- _Exercise goal_:
Collect all lines from the listing that include the string "Answer".

- _Data extract_:
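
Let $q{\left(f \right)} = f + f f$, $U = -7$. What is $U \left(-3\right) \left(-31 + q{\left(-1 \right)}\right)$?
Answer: $-651$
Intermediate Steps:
$q{\left(f \right)} = f + f^{2}$
$U \left(-3\right) \left(-31 + q{\left(-1 \right)}\right) = \left(-7\right) \left(-3\right) \left(-31 - \left(1 - 1\right)\right) = 21 \left(-31 - 0\right) = 21 \left(-31 + 0\right) = 21 \left(-31\right) = -651$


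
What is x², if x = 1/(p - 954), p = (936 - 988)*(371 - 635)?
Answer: 1/163175076 ≈ 6.1284e-9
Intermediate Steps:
p = 13728 (p = -52*(-264) = 13728)
x = 1/12774 (x = 1/(13728 - 954) = 1/12774 ≈ 7.8284e-5)
x² = (1/12774)² = 1/163175076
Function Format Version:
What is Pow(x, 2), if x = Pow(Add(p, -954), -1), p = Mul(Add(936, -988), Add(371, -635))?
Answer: Rational(1, 163175076) ≈ 6.1284e-9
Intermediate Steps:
p = 13728 (p = Mul(-52, -264) = 13728)
x = Rational(1, 12774) (x = Pow(Add(13728, -954), -1) = Pow(12774, -1) = Rational(1, 12774) ≈ 7.8284e-5)
Pow(x, 2) = Pow(Rational(1, 12774), 2) = Rational(1, 163175076)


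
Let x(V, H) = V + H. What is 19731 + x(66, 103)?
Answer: 19900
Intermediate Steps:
x(V, H) = H + V
19731 + x(66, 103) = 19731 + (103 + 66) = 19731 + 169 = 19900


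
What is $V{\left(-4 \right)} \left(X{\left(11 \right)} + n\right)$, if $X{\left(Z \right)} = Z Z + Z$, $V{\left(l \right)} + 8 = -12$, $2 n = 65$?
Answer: $-3290$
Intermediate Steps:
$n = \frac{65}{2}$ ($n = \frac{1}{2} \cdot 65 = \frac{65}{2} \approx 32.5$)
$V{\left(l \right)} = -20$ ($V{\left(l \right)} = -8 - 12 = -20$)
$X{\left(Z \right)} = Z + Z^{2}$ ($X{\left(Z \right)} = Z^{2} + Z = Z + Z^{2}$)
$V{\left(-4 \right)} \left(X{\left(11 \right)} + n\right) = - 20 \left(11 \left(1 + 11\right) + \frac{65}{2}\right) = - 20 \left(11 \cdot 12 + \frac{65}{2}\right) = - 20 \left(132 + \frac{65}{2}\right) = \left(-20\right) \frac{329}{2} = -3290$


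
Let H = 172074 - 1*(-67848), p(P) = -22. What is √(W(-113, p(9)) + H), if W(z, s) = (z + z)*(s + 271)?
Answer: 4*√11478 ≈ 428.54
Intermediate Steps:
H = 239922 (H = 172074 + 67848 = 239922)
W(z, s) = 2*z*(271 + s) (W(z, s) = (2*z)*(271 + s) = 2*z*(271 + s))
√(W(-113, p(9)) + H) = √(2*(-113)*(271 - 22) + 239922) = √(2*(-113)*249 + 239922) = √(-56274 + 239922) = √183648 = 4*√11478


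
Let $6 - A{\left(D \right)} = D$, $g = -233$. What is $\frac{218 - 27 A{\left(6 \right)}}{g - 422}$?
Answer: $- \frac{218}{655} \approx -0.33282$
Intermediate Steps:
$A{\left(D \right)} = 6 - D$
$\frac{218 - 27 A{\left(6 \right)}}{g - 422} = \frac{218 - 27 \left(6 - 6\right)}{-233 - 422} = \frac{218 - 27 \left(6 - 6\right)}{-655} = \left(218 - 0\right) \left(- \frac{1}{655}\right) = \left(218 + 0\right) \left(- \frac{1}{655}\right) = 218 \left(- \frac{1}{655}\right) = - \frac{218}{655}$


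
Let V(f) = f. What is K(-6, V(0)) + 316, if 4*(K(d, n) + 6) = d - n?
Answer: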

- _Result for this task_:
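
Answer: $-651$
Answer: 1/163175076 ≈ 6.1284e-9
Answer: Rational(1, 163175076) ≈ 6.1284e-9
Answer: 19900
Answer: $-3290$
Answer: 4*√11478 ≈ 428.54
Answer: $- \frac{218}{655} \approx -0.33282$
Answer: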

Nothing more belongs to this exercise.